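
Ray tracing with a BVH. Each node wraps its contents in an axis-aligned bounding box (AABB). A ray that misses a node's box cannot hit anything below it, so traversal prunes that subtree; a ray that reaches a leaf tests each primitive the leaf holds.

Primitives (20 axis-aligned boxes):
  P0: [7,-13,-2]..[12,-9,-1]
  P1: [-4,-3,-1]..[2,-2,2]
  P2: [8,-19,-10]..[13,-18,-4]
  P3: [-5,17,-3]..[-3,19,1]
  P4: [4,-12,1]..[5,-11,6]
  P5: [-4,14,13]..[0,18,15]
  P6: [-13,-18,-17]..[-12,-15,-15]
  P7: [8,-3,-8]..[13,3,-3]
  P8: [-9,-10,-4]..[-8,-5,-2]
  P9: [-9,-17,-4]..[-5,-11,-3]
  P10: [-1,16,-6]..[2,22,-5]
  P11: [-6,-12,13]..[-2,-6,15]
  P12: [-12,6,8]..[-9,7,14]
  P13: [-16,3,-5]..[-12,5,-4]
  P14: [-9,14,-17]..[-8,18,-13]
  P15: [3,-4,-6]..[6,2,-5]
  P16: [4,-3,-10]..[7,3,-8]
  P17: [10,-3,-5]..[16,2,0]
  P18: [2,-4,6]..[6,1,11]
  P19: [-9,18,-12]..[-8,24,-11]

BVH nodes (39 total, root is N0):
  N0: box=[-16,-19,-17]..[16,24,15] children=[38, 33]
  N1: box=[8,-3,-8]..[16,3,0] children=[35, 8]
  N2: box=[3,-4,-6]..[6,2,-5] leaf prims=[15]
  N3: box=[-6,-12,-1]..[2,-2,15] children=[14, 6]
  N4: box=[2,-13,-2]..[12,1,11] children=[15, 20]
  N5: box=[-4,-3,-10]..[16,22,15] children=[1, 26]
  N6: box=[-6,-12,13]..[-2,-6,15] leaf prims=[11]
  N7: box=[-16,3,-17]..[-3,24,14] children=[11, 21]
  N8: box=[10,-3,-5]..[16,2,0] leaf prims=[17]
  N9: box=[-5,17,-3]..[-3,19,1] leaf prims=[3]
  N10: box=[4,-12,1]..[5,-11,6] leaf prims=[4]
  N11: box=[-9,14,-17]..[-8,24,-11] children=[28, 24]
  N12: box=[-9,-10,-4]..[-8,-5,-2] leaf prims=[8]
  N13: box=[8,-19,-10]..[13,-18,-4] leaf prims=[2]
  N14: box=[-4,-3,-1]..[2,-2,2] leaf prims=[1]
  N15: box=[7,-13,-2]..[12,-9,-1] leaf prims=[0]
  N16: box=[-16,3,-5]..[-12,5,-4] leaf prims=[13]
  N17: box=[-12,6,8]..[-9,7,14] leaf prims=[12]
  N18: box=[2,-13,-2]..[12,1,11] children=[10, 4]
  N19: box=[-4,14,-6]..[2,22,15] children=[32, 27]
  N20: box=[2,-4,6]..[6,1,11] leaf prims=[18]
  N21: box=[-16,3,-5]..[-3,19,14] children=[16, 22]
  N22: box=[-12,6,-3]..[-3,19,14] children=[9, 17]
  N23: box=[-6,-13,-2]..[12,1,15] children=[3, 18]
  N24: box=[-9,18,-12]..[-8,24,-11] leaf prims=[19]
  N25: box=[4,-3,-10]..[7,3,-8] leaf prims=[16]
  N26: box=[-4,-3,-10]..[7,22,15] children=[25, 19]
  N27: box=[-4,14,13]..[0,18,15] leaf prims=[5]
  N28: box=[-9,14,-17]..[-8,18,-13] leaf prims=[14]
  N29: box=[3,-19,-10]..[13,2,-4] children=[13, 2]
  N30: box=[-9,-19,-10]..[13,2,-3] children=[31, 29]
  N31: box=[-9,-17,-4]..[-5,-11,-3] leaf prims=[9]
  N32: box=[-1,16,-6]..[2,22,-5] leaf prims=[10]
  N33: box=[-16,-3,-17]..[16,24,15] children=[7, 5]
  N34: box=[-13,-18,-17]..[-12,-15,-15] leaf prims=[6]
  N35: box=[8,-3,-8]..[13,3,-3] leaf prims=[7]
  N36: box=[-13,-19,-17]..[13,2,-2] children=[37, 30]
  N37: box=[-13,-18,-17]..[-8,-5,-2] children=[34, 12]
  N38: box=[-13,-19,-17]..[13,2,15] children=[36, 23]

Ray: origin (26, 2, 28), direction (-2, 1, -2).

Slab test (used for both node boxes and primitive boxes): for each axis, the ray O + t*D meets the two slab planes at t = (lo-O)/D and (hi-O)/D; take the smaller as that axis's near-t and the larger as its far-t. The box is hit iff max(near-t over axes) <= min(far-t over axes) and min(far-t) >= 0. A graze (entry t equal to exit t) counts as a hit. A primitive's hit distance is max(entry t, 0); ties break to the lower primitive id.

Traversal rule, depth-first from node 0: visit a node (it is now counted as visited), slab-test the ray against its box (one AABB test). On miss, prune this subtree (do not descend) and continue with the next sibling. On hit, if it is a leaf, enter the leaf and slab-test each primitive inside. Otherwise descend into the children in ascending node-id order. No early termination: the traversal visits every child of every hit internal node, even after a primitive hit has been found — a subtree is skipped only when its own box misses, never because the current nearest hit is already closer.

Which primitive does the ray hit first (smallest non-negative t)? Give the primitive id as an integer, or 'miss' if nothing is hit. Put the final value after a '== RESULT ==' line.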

+ + + + + + +

- [INSTRUCTIONS FOR THE TASK]: What you give back should be only the lines of the records above, starting at the line with "N35: box=[8,-3,-8]..[13,3,-3] leaf" and ending at the line with "Slab test (used", restated word for word.

- [REPLY TO THE EXERCISE]:
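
  N35: box=[8,-3,-8]..[13,3,-3] leaf prims=[7]
  N36: box=[-13,-19,-17]..[13,2,-2] children=[37, 30]
  N37: box=[-13,-18,-17]..[-8,-5,-2] children=[34, 12]
  N38: box=[-13,-19,-17]..[13,2,15] children=[36, 23]

Ray: origin (26, 2, 28), direction (-2, 1, -2).

Slab test (used for both node boxes and primitive boxes): for each axis, the ray O + t*D meets the two slab planes at t = (lo-O)/D and (hi-O)/D; take the smaller as that axis's near-t and the larger as its far-t. The box is hit iff max(near-t over axes) <= min(far-t over axes) and min(far-t) >= 0. A graze (entry t equal to exit t) counts as a hit. A primitive's hit distance is max(entry t, 0); ties break to the lower primitive id.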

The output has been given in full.